=== Section Start ===
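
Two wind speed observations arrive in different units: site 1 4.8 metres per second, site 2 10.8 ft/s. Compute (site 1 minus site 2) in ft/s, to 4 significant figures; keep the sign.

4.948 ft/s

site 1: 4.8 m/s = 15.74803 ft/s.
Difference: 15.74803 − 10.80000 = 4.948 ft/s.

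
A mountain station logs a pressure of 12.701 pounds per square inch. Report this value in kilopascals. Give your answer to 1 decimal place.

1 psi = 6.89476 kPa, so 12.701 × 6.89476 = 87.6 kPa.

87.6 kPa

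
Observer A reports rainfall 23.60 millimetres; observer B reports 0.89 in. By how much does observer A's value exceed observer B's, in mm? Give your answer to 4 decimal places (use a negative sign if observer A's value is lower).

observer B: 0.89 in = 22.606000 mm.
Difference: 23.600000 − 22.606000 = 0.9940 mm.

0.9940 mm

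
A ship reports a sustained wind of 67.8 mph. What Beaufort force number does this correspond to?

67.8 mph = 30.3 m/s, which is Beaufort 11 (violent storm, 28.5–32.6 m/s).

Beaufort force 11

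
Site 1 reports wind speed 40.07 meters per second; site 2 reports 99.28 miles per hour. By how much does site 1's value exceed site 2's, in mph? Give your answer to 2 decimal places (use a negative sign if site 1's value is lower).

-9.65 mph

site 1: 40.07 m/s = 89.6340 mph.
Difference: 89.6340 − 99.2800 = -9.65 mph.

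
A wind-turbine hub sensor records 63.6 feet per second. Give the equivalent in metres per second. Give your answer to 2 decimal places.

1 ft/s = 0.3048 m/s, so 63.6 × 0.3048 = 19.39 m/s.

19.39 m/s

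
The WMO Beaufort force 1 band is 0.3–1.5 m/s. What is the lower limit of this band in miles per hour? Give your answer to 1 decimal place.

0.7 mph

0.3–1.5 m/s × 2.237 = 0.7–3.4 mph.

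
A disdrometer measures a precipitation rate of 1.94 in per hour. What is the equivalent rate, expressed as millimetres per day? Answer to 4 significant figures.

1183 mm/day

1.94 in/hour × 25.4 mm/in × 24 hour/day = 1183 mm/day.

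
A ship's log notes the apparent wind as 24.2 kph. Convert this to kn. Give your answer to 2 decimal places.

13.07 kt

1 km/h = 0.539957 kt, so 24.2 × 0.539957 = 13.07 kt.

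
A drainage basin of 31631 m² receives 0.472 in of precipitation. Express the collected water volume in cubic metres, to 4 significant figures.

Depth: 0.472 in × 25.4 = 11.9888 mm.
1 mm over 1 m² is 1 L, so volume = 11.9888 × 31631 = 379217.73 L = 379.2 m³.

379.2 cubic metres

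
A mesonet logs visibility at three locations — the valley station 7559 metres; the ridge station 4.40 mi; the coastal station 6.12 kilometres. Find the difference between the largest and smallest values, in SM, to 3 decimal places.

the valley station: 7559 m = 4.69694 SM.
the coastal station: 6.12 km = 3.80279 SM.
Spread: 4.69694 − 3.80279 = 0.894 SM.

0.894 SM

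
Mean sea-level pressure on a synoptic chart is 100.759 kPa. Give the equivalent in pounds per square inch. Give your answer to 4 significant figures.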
=== Section End ===
**WHAT YOU WILL DO**
All entries above need to be copied verbatim.

**FINISHED TASK**
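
Two wind speed observations arrive in different units: site 1 4.8 metres per second, site 2 10.8 ft/s. Compute (site 1 minus site 2) in ft/s, to 4 significant figures; keep the sign.

4.948 ft/s

site 1: 4.8 m/s = 15.74803 ft/s.
Difference: 15.74803 − 10.80000 = 4.948 ft/s.

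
A mountain station logs a pressure of 12.701 pounds per square inch. Report this value in kilopascals. Give your answer to 1 decimal place.

1 psi = 6.89476 kPa, so 12.701 × 6.89476 = 87.6 kPa.

87.6 kPa

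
Observer A reports rainfall 23.60 millimetres; observer B reports 0.89 in. By how much does observer A's value exceed observer B's, in mm? Give your answer to 4 decimal places (use a negative sign if observer A's value is lower).

observer B: 0.89 in = 22.606000 mm.
Difference: 23.600000 − 22.606000 = 0.9940 mm.

0.9940 mm

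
A ship reports a sustained wind of 67.8 mph. What Beaufort force number does this correspond to?

67.8 mph = 30.3 m/s, which is Beaufort 11 (violent storm, 28.5–32.6 m/s).

Beaufort force 11

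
Site 1 reports wind speed 40.07 meters per second; site 2 reports 99.28 miles per hour. By how much does site 1's value exceed site 2's, in mph? Give your answer to 2 decimal places (use a negative sign if site 1's value is lower).

-9.65 mph

site 1: 40.07 m/s = 89.6340 mph.
Difference: 89.6340 − 99.2800 = -9.65 mph.

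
A wind-turbine hub sensor records 63.6 feet per second. Give the equivalent in metres per second. Give your answer to 2 decimal places.

1 ft/s = 0.3048 m/s, so 63.6 × 0.3048 = 19.39 m/s.

19.39 m/s

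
The WMO Beaufort force 1 band is 0.3–1.5 m/s. What is the lower limit of this band in miles per hour? Give your answer to 1 decimal place.

0.7 mph

0.3–1.5 m/s × 2.237 = 0.7–3.4 mph.

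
A disdrometer measures a precipitation rate of 1.94 in per hour. What is the equivalent rate, expressed as millimetres per day? Answer to 4 significant figures.

1183 mm/day

1.94 in/hour × 25.4 mm/in × 24 hour/day = 1183 mm/day.

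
A ship's log notes the apparent wind as 24.2 kph. Convert this to kn. Give your answer to 2 decimal places.

13.07 kt

1 km/h = 0.539957 kt, so 24.2 × 0.539957 = 13.07 kt.

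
A drainage basin of 31631 m² receives 0.472 in of precipitation. Express the collected water volume in cubic metres, to 4 significant figures.

Depth: 0.472 in × 25.4 = 11.9888 mm.
1 mm over 1 m² is 1 L, so volume = 11.9888 × 31631 = 379217.73 L = 379.2 m³.

379.2 cubic metres

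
A mesonet logs visibility at three locations — the valley station 7559 metres; the ridge station 4.40 mi; the coastal station 6.12 kilometres. Find the difference between the largest and smallest values, in SM, to 3 decimal places.

the valley station: 7559 m = 4.69694 SM.
the coastal station: 6.12 km = 3.80279 SM.
Spread: 4.69694 − 3.80279 = 0.894 SM.

0.894 SM

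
Mean sea-level pressure on a synoptic chart is 100.759 kPa. Give the equivalent in pounds per square inch. Give your answer to 4 significant figures.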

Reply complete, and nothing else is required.